**Problem to solve**
Using the records below, quote only the span that opens with the line containing "Answer: Rational(-390, 701) ≈ -0.55635" and closes with the line containing "Answer: 11293425/7431388 ≈ 1.5197", exactly and inclusively.

**Material to process**

-----

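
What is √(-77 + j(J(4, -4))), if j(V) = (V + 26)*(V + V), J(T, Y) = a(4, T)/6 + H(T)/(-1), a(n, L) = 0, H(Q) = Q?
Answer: I*√253 ≈ 15.906*I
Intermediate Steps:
J(T, Y) = -T (J(T, Y) = 0/6 + T/(-1) = 0*(⅙) + T*(-1) = 0 - T = -T)
j(V) = 2*V*(26 + V) (j(V) = (26 + V)*(2*V) = 2*V*(26 + V))
√(-77 + j(J(4, -4))) = √(-77 + 2*(-1*4)*(26 - 1*4)) = √(-77 + 2*(-4)*(26 - 4)) = √(-77 + 2*(-4)*22) = √(-77 - 176) = √(-253) = I*√253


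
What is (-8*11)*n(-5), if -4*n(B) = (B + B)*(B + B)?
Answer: 2200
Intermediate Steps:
n(B) = -B² (n(B) = -(B + B)*(B + B)/4 = -2*B*2*B/4 = -B²)
(-8*11)*n(-5) = (-8*11)*(-1*(-5)²) = -(-88)*25 = -88*(-25) = 2200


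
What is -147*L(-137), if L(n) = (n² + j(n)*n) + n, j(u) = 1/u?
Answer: -2739051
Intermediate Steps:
L(n) = 1 + n + n² (L(n) = (n² + n/n) + n = (n² + 1) + n = (1 + n²) + n = 1 + n + n²)
-147*L(-137) = -147*(1 - 137*(1 - 137)) = -147*(1 - 137*(-136)) = -147*(1 + 18632) = -147*18633 = -2739051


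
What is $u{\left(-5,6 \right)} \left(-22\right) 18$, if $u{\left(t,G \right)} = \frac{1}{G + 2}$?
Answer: $- \frac{99}{2} \approx -49.5$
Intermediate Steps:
$u{\left(t,G \right)} = \frac{1}{2 + G}$
$u{\left(-5,6 \right)} \left(-22\right) 18 = \frac{1}{2 + 6} \left(-22\right) 18 = \frac{1}{8} \left(-22\right) 18 = \left(- \frac{11}{4}\right) 18 = - \frac{99}{2}$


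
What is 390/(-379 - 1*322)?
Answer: -390/701 ≈ -0.55635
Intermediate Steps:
390/(-379 - 1*322) = 390/(-379 - 322) = 390/(-701) = 390*(-1/701) = -390/701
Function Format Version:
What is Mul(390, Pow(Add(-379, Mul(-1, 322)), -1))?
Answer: Rational(-390, 701) ≈ -0.55635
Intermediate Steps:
Mul(390, Pow(Add(-379, Mul(-1, 322)), -1)) = Mul(390, Pow(Add(-379, -322), -1)) = Mul(390, Pow(-701, -1)) = Mul(390, Rational(-1, 701)) = Rational(-390, 701)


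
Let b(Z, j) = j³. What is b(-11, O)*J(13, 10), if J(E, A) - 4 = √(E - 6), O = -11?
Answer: -5324 - 1331*√7 ≈ -8845.5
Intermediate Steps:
J(E, A) = 4 + √(-6 + E) (J(E, A) = 4 + √(E - 6) = 4 + √(-6 + E))
b(-11, O)*J(13, 10) = (-11)³*(4 + √(-6 + 13)) = -1331*(4 + √7) = -5324 - 1331*√7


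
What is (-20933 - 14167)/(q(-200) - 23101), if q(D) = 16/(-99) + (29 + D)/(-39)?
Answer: 11293425/7431388 ≈ 1.5197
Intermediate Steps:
q(D) = -1165/1287 - D/39 (q(D) = 16*(-1/99) + (29 + D)*(-1/39) = -16/99 + (-29/39 - D/39) = -1165/1287 - D/39)
(-20933 - 14167)/(q(-200) - 23101) = (-20933 - 14167)/((-1165/1287 - 1/39*(-200)) - 23101) = -35100/((-1165/1287 + 200/39) - 23101) = -35100/(5435/1287 - 23101) = -35100/(-29725552/1287) = -35100*(-1287/29725552) = 11293425/7431388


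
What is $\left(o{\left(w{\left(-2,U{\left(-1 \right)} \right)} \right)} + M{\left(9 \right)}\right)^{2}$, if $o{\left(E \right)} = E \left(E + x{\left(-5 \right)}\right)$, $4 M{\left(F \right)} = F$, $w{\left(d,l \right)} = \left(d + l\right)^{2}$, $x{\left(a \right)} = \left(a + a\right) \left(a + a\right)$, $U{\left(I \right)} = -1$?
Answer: $\frac{15468489}{16} \approx 9.6678 \cdot 10^{5}$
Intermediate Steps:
$x{\left(a \right)} = 4 a^{2}$ ($x{\left(a \right)} = 2 a 2 a = 4 a^{2}$)
$M{\left(F \right)} = \frac{F}{4}$
$o{\left(E \right)} = E \left(100 + E\right)$ ($o{\left(E \right)} = E \left(E + 4 \left(-5\right)^{2}\right) = E \left(E + 4 \cdot 25\right) = E \left(E + 100\right) = E \left(100 + E\right)$)
$\left(o{\left(w{\left(-2,U{\left(-1 \right)} \right)} \right)} + M{\left(9 \right)}\right)^{2} = \left(\left(-2 - 1\right)^{2} \left(100 + \left(-2 - 1\right)^{2}\right) + \frac{1}{4} \cdot 9\right)^{2} = \left(\left(-3\right)^{2} \left(100 + \left(-3\right)^{2}\right) + \frac{9}{4}\right)^{2} = \left(9 \left(100 + 9\right) + \frac{9}{4}\right)^{2} = \left(9 \cdot 109 + \frac{9}{4}\right)^{2} = \left(981 + \frac{9}{4}\right)^{2} = \left(\frac{3933}{4}\right)^{2} = \frac{15468489}{16}$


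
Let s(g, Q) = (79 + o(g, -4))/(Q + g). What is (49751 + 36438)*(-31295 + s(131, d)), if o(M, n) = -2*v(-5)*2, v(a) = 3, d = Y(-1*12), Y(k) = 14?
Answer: -391100514812/145 ≈ -2.6972e+9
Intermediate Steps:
d = 14
o(M, n) = -12 (o(M, n) = -2*3*2 = -6*2 = -12)
s(g, Q) = 67/(Q + g) (s(g, Q) = (79 - 12)/(Q + g) = 67/(Q + g))
(49751 + 36438)*(-31295 + s(131, d)) = (49751 + 36438)*(-31295 + 67/(14 + 131)) = 86189*(-31295 + 67/145) = 86189*(-4537708/145) = -391100514812/145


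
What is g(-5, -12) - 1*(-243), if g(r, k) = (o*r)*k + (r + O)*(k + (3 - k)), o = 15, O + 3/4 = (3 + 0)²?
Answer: 4611/4 ≈ 1152.8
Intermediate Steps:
O = 33/4 (O = -¾ + (3 + 0)² = -¾ + 3² = -¾ + 9 = 33/4 ≈ 8.2500)
g(r, k) = 99/4 + 3*r + 15*k*r (g(r, k) = (15*r)*k + (r + 33/4)*(k + (3 - k)) = 15*k*r + (33/4 + r)*3 = 15*k*r + (99/4 + 3*r) = 99/4 + 3*r + 15*k*r)
g(-5, -12) - 1*(-243) = (99/4 + 3*(-5) + 15*(-12)*(-5)) - 1*(-243) = (99/4 - 15 + 900) + 243 = 3639/4 + 243 = 4611/4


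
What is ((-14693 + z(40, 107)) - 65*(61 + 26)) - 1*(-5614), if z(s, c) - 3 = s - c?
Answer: -14798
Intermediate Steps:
z(s, c) = 3 + s - c (z(s, c) = 3 + (s - c) = 3 + s - c)
((-14693 + z(40, 107)) - 65*(61 + 26)) - 1*(-5614) = ((-14693 + (3 + 40 - 1*107)) - 65*(61 + 26)) - 1*(-5614) = ((-14693 + (3 + 40 - 107)) - 65*87) + 5614 = ((-14693 - 64) - 5655) + 5614 = (-14757 - 5655) + 5614 = -20412 + 5614 = -14798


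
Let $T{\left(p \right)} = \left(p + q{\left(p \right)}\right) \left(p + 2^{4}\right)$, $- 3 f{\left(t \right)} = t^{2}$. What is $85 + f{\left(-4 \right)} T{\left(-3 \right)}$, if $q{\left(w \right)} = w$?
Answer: $501$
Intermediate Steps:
$f{\left(t \right)} = - \frac{t^{2}}{3}$
$T{\left(p \right)} = 2 p \left(16 + p\right)$ ($T{\left(p \right)} = \left(p + p\right) \left(p + 2^{4}\right) = 2 p \left(p + 16\right) = 2 p \left(16 + p\right)$)
$85 + f{\left(-4 \right)} T{\left(-3 \right)} = 85 + - \frac{\left(-4\right)^{2}}{3} \cdot 2 \left(-3\right) \left(16 - 3\right) = 85 + \left(- \frac{1}{3}\right) 16 \cdot 2 \left(-3\right) 13 = 85 - -416 = 85 + 416 = 501$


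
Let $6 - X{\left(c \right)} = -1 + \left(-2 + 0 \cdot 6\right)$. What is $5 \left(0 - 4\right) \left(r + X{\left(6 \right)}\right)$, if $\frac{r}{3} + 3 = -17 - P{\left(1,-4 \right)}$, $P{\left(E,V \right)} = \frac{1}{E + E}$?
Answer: $1050$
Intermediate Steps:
$P{\left(E,V \right)} = \frac{1}{2 E}$
$r = - \frac{123}{2}$ ($r = -9 + 3 \left(-17 - \frac{1}{2 \cdot 1}\right) = -9 + 3 \left(-17 - \frac{1}{2} \cdot 1\right) = -9 + 3 \left(-17 - \frac{1}{2}\right) = -9 + 3 \left(- \frac{35}{2}\right) = -9 - \frac{105}{2} = - \frac{123}{2} \approx -61.5$)
$X{\left(c \right)} = 9$ ($X{\left(c \right)} = 6 - \left(-1 + \left(-2 + 0 \cdot 6\right)\right) = 6 - \left(-1 + \left(-2 + 0\right)\right) = 6 - \left(-1 - 2\right) = 6 - -3 = 6 + 3 = 9$)
$5 \left(0 - 4\right) \left(r + X{\left(6 \right)}\right) = 5 \left(0 - 4\right) \left(- \frac{123}{2} + 9\right) = 5 \left(-4\right) \left(- \frac{105}{2}\right) = \left(-20\right) \left(- \frac{105}{2}\right) = 1050$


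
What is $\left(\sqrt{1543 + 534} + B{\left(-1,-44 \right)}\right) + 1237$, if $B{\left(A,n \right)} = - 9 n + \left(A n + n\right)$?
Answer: $1633 + \sqrt{2077} \approx 1678.6$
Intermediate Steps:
$B{\left(A,n \right)} = - 8 n + A n$ ($B{\left(A,n \right)} = - 9 n + \left(n + A n\right) = - 8 n + A n$)
$\left(\sqrt{1543 + 534} + B{\left(-1,-44 \right)}\right) + 1237 = \left(\sqrt{1543 + 534} - 44 \left(-8 - 1\right)\right) + 1237 = \left(\sqrt{2077} - -396\right) + 1237 = \left(\sqrt{2077} + 396\right) + 1237 = \left(396 + \sqrt{2077}\right) + 1237 = 1633 + \sqrt{2077}$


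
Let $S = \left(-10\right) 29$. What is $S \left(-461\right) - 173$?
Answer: $133517$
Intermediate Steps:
$S = -290$
$S \left(-461\right) - 173 = \left(-290\right) \left(-461\right) - 173 = 133690 - 173 = 133517$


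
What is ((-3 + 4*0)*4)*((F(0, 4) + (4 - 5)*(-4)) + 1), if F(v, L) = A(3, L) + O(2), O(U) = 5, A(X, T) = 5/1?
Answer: -180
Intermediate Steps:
A(X, T) = 5 (A(X, T) = 5*1 = 5)
F(v, L) = 10 (F(v, L) = 5 + 5 = 10)
((-3 + 4*0)*4)*((F(0, 4) + (4 - 5)*(-4)) + 1) = ((-3 + 4*0)*4)*((10 + (4 - 5)*(-4)) + 1) = ((-3 + 0)*4)*((10 - 1*(-4)) + 1) = (-3*4)*((10 + 4) + 1) = -12*(14 + 1) = -12*15 = -180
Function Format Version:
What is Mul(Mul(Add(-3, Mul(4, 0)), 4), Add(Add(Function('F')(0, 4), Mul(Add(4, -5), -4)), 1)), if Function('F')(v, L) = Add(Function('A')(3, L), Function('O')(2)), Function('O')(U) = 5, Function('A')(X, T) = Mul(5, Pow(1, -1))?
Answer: -180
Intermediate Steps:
Function('A')(X, T) = 5 (Function('A')(X, T) = Mul(5, 1) = 5)
Function('F')(v, L) = 10 (Function('F')(v, L) = Add(5, 5) = 10)
Mul(Mul(Add(-3, Mul(4, 0)), 4), Add(Add(Function('F')(0, 4), Mul(Add(4, -5), -4)), 1)) = Mul(Mul(Add(-3, Mul(4, 0)), 4), Add(Add(10, Mul(Add(4, -5), -4)), 1)) = Mul(Mul(Add(-3, 0), 4), Add(Add(10, Mul(-1, -4)), 1)) = Mul(Mul(-3, 4), Add(Add(10, 4), 1)) = Mul(-12, Add(14, 1)) = Mul(-12, 15) = -180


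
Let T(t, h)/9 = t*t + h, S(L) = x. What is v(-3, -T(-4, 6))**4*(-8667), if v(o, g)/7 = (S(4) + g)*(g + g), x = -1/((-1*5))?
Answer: -489583605933789107938452364032/625 ≈ -7.8333e+26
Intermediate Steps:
x = 1/5 (x = -1/(-5) = -1*(-1/5) = 1/5 ≈ 0.20000)
S(L) = 1/5
T(t, h) = 9*h + 9*t**2 (T(t, h) = 9*(t*t + h) = 9*(t**2 + h) = 9*(h + t**2) = 9*h + 9*t**2)
v(o, g) = 14*g*(1/5 + g) (v(o, g) = 7*((1/5 + g)*(g + g)) = 7*((1/5 + g)*(2*g)) = 7*(2*g*(1/5 + g)) = 14*g*(1/5 + g))
v(-3, -T(-4, 6))**4*(-8667) = (14*(-(9*6 + 9*(-4)**2))*(1 + 5*(-(9*6 + 9*(-4)**2)))/5)**4*(-8667) = (14*(-(54 + 9*16))*(1 + 5*(-(54 + 9*16)))/5)**4*(-8667) = (14*(-(54 + 144))*(1 + 5*(-(54 + 144)))/5)**4*(-8667) = (14*(-1*198)*(1 + 5*(-1*198))/5)**4*(-8667) = ((14/5)*(-198)*(1 + 5*(-198)))**4*(-8667) = ((14/5)*(-198)*(1 - 990))**4*(-8667) = ((14/5)*(-198)*(-989))**4*(-8667) = (2741508/5)**4*(-8667) = (56488243444535491858596096/625)*(-8667) = -489583605933789107938452364032/625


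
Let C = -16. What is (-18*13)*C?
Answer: 3744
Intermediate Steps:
(-18*13)*C = -18*13*(-16) = -234*(-16) = 3744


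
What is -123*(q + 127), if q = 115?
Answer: -29766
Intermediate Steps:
-123*(q + 127) = -123*(115 + 127) = -123*242 = -29766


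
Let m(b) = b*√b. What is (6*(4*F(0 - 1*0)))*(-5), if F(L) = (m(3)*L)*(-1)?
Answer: 0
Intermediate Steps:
m(b) = b^(3/2)
F(L) = -3*L*√3 (F(L) = (3^(3/2)*L)*(-1) = ((3*√3)*L)*(-1) = (3*L*√3)*(-1) = -3*L*√3)
(6*(4*F(0 - 1*0)))*(-5) = (6*(4*(-3*(0 - 1*0)*√3)))*(-5) = (6*(4*(-3*(0 + 0)*√3)))*(-5) = (6*(4*(-3*0*√3)))*(-5) = (6*(4*0))*(-5) = (6*0)*(-5) = 0*(-5) = 0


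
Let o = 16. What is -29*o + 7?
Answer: -457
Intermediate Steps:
-29*o + 7 = -29*16 + 7 = -464 + 7 = -457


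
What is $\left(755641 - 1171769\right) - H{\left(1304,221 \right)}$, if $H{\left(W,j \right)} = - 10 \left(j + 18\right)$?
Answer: $-413738$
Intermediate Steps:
$H{\left(W,j \right)} = -180 - 10 j$ ($H{\left(W,j \right)} = - 10 \left(18 + j\right) = -180 - 10 j$)
$\left(755641 - 1171769\right) - H{\left(1304,221 \right)} = \left(755641 - 1171769\right) - \left(-180 - 2210\right) = -416128 - \left(-180 - 2210\right) = -416128 - -2390 = -416128 + 2390 = -413738$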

-----

**Task output**
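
Answer: Rational(-390, 701) ≈ -0.55635
Intermediate Steps:
Mul(390, Pow(Add(-379, Mul(-1, 322)), -1)) = Mul(390, Pow(Add(-379, -322), -1)) = Mul(390, Pow(-701, -1)) = Mul(390, Rational(-1, 701)) = Rational(-390, 701)


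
Let b(Z, j) = j³. What is b(-11, O)*J(13, 10), if J(E, A) - 4 = √(E - 6), O = -11?
Answer: -5324 - 1331*√7 ≈ -8845.5
Intermediate Steps:
J(E, A) = 4 + √(-6 + E) (J(E, A) = 4 + √(E - 6) = 4 + √(-6 + E))
b(-11, O)*J(13, 10) = (-11)³*(4 + √(-6 + 13)) = -1331*(4 + √7) = -5324 - 1331*√7


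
What is (-20933 - 14167)/(q(-200) - 23101), if q(D) = 16/(-99) + (29 + D)/(-39)?
Answer: 11293425/7431388 ≈ 1.5197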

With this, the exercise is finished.